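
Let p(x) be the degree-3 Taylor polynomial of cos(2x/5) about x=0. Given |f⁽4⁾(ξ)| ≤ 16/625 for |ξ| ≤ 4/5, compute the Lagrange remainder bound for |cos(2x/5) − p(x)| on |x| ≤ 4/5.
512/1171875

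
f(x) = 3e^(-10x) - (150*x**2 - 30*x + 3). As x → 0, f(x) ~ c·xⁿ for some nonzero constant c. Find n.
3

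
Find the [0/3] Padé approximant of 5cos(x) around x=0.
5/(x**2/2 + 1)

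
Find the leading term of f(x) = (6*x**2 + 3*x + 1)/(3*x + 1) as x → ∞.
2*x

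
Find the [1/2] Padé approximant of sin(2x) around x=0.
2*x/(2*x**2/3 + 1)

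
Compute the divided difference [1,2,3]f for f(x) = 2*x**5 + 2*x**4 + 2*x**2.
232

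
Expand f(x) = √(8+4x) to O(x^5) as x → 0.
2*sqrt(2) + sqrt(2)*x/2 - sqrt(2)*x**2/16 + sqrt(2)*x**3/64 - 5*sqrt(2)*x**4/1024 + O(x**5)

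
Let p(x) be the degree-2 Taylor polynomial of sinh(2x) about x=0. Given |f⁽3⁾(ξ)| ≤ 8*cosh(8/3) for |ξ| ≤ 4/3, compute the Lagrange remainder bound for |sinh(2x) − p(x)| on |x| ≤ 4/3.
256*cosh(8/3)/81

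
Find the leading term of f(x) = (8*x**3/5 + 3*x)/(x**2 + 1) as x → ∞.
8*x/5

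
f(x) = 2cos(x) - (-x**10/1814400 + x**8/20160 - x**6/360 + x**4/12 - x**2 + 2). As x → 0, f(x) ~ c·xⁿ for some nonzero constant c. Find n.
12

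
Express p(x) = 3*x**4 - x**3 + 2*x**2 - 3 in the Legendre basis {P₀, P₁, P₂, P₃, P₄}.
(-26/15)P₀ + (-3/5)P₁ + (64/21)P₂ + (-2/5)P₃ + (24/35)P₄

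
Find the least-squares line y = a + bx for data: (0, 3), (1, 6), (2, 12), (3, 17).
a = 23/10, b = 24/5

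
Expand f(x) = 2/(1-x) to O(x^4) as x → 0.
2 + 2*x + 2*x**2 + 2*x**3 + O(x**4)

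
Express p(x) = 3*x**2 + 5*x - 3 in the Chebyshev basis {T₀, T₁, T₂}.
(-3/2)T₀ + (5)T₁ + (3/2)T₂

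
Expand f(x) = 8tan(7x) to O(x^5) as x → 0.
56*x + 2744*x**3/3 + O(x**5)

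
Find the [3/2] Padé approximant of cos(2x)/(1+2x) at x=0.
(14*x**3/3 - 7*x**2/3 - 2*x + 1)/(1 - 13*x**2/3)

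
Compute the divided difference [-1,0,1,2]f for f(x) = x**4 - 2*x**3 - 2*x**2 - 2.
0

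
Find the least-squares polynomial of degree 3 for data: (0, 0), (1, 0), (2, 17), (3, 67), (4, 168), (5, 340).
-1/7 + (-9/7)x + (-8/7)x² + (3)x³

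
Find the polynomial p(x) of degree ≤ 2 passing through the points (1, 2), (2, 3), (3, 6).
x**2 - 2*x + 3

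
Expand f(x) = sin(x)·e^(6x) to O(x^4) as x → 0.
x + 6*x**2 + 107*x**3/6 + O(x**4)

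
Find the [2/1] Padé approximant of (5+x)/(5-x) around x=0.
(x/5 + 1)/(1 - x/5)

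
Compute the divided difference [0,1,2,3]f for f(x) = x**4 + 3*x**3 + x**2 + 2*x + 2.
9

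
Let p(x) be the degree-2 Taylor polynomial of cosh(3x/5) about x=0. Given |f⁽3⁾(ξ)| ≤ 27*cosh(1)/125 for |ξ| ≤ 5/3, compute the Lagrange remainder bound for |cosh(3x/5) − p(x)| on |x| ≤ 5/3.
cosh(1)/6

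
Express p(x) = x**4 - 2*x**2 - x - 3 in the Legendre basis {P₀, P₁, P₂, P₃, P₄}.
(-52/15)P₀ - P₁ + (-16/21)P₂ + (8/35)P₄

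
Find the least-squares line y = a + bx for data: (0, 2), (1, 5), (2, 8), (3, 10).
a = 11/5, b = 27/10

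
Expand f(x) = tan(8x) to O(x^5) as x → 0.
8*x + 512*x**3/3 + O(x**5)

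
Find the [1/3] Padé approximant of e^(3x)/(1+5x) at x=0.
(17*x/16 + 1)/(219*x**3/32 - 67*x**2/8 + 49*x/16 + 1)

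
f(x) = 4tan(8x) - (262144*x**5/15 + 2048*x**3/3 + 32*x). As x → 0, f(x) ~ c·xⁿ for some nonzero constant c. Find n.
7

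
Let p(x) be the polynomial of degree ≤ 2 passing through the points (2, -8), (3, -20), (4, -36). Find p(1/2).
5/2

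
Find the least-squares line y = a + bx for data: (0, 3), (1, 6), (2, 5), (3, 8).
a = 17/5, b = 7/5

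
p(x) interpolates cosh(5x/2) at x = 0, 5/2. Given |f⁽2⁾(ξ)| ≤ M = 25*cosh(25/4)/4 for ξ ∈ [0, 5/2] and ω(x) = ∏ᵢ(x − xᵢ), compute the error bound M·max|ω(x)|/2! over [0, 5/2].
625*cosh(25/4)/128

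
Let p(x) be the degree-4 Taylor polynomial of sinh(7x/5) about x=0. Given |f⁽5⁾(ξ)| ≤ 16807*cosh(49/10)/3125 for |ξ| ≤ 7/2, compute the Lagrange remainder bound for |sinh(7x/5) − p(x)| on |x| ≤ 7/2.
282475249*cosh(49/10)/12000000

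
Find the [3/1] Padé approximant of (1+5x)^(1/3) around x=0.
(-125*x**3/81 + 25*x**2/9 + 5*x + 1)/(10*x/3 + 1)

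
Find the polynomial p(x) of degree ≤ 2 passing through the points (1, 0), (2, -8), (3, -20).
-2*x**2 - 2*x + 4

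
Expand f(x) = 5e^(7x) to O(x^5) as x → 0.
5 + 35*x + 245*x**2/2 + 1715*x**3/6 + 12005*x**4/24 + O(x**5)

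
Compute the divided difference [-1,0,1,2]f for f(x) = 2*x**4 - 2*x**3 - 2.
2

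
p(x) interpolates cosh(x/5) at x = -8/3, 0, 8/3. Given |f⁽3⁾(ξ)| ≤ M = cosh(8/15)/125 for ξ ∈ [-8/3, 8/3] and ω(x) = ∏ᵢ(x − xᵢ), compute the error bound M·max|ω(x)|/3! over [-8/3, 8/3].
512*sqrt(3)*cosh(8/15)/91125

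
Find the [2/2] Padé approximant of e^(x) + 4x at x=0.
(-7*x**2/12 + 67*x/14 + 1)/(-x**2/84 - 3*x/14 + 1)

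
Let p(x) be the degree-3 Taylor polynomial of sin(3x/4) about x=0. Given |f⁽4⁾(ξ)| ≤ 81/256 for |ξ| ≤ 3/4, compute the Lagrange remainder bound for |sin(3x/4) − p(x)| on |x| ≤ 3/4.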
---+---
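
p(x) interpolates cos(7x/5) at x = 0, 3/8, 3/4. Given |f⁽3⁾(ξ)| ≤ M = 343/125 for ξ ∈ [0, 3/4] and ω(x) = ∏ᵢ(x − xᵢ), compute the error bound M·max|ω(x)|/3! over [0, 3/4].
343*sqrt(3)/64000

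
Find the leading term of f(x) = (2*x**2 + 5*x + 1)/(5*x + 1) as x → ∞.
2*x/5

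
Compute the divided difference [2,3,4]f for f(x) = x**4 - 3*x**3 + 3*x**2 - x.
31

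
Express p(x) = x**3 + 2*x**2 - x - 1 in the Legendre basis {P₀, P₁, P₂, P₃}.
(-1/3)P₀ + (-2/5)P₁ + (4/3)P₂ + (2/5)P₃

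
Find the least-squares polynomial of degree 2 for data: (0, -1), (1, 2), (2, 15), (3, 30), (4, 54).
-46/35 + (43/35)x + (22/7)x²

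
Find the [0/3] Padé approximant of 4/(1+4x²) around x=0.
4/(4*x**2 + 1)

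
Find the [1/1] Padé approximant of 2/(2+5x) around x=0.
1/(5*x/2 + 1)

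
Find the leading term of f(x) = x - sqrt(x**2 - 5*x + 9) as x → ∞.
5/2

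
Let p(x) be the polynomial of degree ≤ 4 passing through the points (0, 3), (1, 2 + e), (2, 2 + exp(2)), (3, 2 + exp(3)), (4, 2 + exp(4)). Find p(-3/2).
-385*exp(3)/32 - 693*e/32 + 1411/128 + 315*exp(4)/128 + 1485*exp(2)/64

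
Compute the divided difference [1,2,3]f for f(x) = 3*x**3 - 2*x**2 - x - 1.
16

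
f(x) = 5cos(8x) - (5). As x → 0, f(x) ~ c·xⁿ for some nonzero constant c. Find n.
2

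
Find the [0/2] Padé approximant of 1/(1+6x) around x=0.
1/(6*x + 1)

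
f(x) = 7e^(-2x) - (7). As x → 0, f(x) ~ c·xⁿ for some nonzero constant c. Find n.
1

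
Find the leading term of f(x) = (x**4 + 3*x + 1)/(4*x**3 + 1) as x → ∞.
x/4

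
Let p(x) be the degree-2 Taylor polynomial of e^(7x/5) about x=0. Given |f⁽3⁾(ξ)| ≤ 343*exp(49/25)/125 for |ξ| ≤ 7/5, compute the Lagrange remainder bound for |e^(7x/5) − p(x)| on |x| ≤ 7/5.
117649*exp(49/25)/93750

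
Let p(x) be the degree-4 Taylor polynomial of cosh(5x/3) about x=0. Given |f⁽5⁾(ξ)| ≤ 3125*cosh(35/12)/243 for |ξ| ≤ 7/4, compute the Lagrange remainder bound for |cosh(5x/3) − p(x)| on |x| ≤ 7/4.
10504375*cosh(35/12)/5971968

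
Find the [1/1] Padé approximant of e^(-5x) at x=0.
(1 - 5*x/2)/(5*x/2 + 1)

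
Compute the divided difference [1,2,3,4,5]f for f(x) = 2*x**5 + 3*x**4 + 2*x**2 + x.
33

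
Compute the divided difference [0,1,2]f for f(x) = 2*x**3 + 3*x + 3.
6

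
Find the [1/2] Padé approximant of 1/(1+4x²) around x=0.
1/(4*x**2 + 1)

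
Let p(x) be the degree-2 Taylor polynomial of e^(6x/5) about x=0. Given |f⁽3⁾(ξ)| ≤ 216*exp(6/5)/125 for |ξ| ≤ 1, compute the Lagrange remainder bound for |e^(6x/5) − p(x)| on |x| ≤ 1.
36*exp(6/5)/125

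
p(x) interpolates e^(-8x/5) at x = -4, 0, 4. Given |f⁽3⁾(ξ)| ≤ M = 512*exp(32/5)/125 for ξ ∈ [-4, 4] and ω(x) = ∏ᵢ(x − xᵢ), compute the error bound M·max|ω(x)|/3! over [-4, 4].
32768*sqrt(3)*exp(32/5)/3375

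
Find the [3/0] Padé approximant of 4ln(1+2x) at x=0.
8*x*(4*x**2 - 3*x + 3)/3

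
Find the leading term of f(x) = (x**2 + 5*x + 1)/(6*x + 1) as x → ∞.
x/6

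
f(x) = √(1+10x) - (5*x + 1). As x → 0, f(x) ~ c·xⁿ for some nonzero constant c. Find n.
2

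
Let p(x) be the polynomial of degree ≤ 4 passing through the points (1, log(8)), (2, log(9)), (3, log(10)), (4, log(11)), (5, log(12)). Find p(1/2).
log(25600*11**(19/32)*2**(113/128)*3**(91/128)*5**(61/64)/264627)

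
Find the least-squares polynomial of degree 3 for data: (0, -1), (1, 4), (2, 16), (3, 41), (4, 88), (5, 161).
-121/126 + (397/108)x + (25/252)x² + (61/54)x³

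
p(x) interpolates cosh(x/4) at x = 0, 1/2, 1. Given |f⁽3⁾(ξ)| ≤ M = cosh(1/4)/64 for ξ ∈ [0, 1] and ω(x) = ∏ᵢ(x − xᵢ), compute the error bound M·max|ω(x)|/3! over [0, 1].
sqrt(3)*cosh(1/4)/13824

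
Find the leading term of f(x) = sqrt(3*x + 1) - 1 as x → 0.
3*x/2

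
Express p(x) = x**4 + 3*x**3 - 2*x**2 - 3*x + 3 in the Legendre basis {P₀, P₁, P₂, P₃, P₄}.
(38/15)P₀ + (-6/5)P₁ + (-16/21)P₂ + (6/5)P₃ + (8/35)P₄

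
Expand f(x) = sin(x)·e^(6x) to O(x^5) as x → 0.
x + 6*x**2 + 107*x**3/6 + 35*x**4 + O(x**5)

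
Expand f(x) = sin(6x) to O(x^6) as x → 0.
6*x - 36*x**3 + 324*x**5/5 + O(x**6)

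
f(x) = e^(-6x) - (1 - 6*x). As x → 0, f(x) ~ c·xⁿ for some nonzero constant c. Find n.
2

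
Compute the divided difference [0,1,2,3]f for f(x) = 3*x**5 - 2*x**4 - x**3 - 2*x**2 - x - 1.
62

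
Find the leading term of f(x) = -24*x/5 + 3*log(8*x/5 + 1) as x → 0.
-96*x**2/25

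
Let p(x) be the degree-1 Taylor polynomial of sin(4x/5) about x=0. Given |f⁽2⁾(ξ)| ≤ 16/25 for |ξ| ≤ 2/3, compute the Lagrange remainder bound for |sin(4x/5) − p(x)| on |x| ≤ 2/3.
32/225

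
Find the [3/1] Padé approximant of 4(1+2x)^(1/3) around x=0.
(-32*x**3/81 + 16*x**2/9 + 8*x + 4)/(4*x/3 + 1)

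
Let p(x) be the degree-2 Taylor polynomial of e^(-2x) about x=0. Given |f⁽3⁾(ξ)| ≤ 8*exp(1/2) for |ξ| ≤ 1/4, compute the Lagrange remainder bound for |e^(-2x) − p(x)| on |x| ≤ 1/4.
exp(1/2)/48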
---+---
- Required work:
An exact, complete copy of the lines above from the one with "Find the [3/1] Padé approximant of (1+5x)^(1/3)" through the one with "Let p(x) be the degree-3 Taylor polynomial of sin(3x/4)" is the whole answer.

- Solution below:
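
Find the [3/1] Padé approximant of (1+5x)^(1/3) around x=0.
(-125*x**3/81 + 25*x**2/9 + 5*x + 1)/(10*x/3 + 1)

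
Find the polynomial p(x) of degree ≤ 2 passing through the points (1, 0), (2, -8), (3, -20).
-2*x**2 - 2*x + 4

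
Expand f(x) = 5e^(7x) to O(x^5) as x → 0.
5 + 35*x + 245*x**2/2 + 1715*x**3/6 + 12005*x**4/24 + O(x**5)

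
Compute the divided difference [-1,0,1,2]f for f(x) = 2*x**4 - 2*x**3 - 2.
2

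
p(x) interpolates cosh(x/5) at x = -8/3, 0, 8/3. Given |f⁽3⁾(ξ)| ≤ M = cosh(8/15)/125 for ξ ∈ [-8/3, 8/3] and ω(x) = ∏ᵢ(x − xᵢ), compute the error bound M·max|ω(x)|/3! over [-8/3, 8/3].
512*sqrt(3)*cosh(8/15)/91125

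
Find the [2/2] Padé approximant of e^(x) + 4x at x=0.
(-7*x**2/12 + 67*x/14 + 1)/(-x**2/84 - 3*x/14 + 1)

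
Let p(x) be the degree-3 Taylor polynomial of sin(3x/4) about x=0. Given |f⁽4⁾(ξ)| ≤ 81/256 for |ξ| ≤ 3/4, compute the Lagrange remainder bound for |sin(3x/4) − p(x)| on |x| ≤ 3/4.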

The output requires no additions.